- _EXERCISE OBJECTIVE_: Look through the data below for the line with "Let R(r) = r" and the line with "Answer: 39654/291515957 ≈ 0.00013603", then output those two and all lines in between, exactly as written.

[Stored entries]
════════════════════

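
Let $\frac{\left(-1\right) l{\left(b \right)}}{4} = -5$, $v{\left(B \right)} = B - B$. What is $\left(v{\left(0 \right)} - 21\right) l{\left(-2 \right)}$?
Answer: $-420$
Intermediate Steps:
$v{\left(B \right)} = 0$
$l{\left(b \right)} = 20$ ($l{\left(b \right)} = \left(-4\right) \left(-5\right) = 20$)
$\left(v{\left(0 \right)} - 21\right) l{\left(-2 \right)} = \left(0 - 21\right) 20 = \left(-21\right) 20 = -420$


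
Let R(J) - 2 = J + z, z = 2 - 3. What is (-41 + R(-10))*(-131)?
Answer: 6550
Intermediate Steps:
z = -1
R(J) = 1 + J (R(J) = 2 + (J - 1) = 2 + (-1 + J) = 1 + J)
(-41 + R(-10))*(-131) = (-41 + (1 - 10))*(-131) = (-41 - 9)*(-131) = -50*(-131) = 6550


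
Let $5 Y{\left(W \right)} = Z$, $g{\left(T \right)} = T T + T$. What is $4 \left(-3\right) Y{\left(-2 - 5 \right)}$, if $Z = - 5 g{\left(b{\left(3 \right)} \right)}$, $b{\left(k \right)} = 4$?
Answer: $240$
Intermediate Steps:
$g{\left(T \right)} = T + T^{2}$ ($g{\left(T \right)} = T^{2} + T = T + T^{2}$)
$Z = -100$ ($Z = - 5 \cdot 4 \left(1 + 4\right) = - 5 \cdot 4 \cdot 5 = \left(-5\right) 20 = -100$)
$Y{\left(W \right)} = -20$ ($Y{\left(W \right)} = \frac{1}{5} \left(-100\right) = -20$)
$4 \left(-3\right) Y{\left(-2 - 5 \right)} = 4 \left(-3\right) \left(-20\right) = \left(-12\right) \left(-20\right) = 240$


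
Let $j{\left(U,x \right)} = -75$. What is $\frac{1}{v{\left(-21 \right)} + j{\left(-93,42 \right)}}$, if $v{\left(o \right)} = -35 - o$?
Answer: $- \frac{1}{89} \approx -0.011236$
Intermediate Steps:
$\frac{1}{v{\left(-21 \right)} + j{\left(-93,42 \right)}} = \frac{1}{\left(-35 - -21\right) - 75} = \frac{1}{\left(-35 + 21\right) - 75} = \frac{1}{-14 - 75} = \frac{1}{-89} = - \frac{1}{89}$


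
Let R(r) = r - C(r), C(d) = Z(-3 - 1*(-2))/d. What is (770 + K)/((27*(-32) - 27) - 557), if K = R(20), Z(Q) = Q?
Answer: -15801/28960 ≈ -0.54561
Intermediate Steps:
C(d) = -1/d (C(d) = (-3 - 1*(-2))/d = (-3 + 2)/d = -1/d)
R(r) = r + 1/r (R(r) = r - (-1)/r = r + 1/r)
K = 401/20 (K = 20 + 1/20 = 401/20 ≈ 20.050)
(770 + K)/((27*(-32) - 27) - 557) = (770 + 401/20)/((27*(-32) - 27) - 557) = 15801/(20*((-864 - 27) - 557)) = 15801/(20*(-891 - 557)) = (15801/20)/(-1448) = (15801/20)*(-1/1448) = -15801/28960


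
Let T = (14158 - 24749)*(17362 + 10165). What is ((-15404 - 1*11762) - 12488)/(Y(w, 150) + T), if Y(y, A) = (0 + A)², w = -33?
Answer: 39654/291515957 ≈ 0.00013603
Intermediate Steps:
Y(y, A) = A²
T = -291538457 (T = -10591*27527 = -291538457)
((-15404 - 1*11762) - 12488)/(Y(w, 150) + T) = ((-15404 - 1*11762) - 12488)/(150² - 291538457) = ((-15404 - 11762) - 12488)/(22500 - 291538457) = (-27166 - 12488)/(-291515957) = -39654*(-1/291515957) = 39654/291515957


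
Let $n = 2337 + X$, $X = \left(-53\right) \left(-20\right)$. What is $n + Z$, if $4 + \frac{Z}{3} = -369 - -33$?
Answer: $2377$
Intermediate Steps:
$X = 1060$
$n = 3397$ ($n = 2337 + 1060 = 3397$)
$Z = -1020$ ($Z = -12 + 3 \left(-369 - -33\right) = -12 + 3 \left(-369 + 33\right) = -12 + 3 \left(-336\right) = -12 - 1008 = -1020$)
$n + Z = 3397 - 1020 = 2377$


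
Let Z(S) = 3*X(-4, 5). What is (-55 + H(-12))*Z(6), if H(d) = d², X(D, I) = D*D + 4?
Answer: 5340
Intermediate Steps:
X(D, I) = 4 + D² (X(D, I) = D² + 4 = 4 + D²)
Z(S) = 60 (Z(S) = 3*(4 + (-4)²) = 3*(4 + 16) = 3*20 = 60)
(-55 + H(-12))*Z(6) = (-55 + (-12)²)*60 = (-55 + 144)*60 = 89*60 = 5340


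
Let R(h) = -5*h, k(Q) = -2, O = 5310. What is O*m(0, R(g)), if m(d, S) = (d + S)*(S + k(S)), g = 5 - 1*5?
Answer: 0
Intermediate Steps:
g = 0 (g = 5 - 5 = 0)
m(d, S) = (-2 + S)*(S + d) (m(d, S) = (d + S)*(S - 2) = (S + d)*(-2 + S) = (-2 + S)*(S + d))
O*m(0, R(g)) = 5310*((-5*0)² - (-10)*0 - 2*0 - 5*0*0) = 5310*(0² - 2*0 + 0 + 0*0) = 5310*(0 + 0 + 0 + 0) = 5310*0 = 0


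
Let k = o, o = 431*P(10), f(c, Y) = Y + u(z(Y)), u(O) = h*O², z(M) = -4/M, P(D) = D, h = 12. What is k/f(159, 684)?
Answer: 21004785/3333476 ≈ 6.3012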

════════════════════

- _RESULT OF THE TASK_:
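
Let R(r) = r - C(r), C(d) = Z(-3 - 1*(-2))/d. What is (770 + K)/((27*(-32) - 27) - 557), if K = R(20), Z(Q) = Q?
Answer: -15801/28960 ≈ -0.54561
Intermediate Steps:
C(d) = -1/d (C(d) = (-3 - 1*(-2))/d = (-3 + 2)/d = -1/d)
R(r) = r + 1/r (R(r) = r - (-1)/r = r + 1/r)
K = 401/20 (K = 20 + 1/20 = 401/20 ≈ 20.050)
(770 + K)/((27*(-32) - 27) - 557) = (770 + 401/20)/((27*(-32) - 27) - 557) = 15801/(20*((-864 - 27) - 557)) = 15801/(20*(-891 - 557)) = (15801/20)/(-1448) = (15801/20)*(-1/1448) = -15801/28960


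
Let T = (14158 - 24749)*(17362 + 10165). What is ((-15404 - 1*11762) - 12488)/(Y(w, 150) + T), if Y(y, A) = (0 + A)², w = -33?
Answer: 39654/291515957 ≈ 0.00013603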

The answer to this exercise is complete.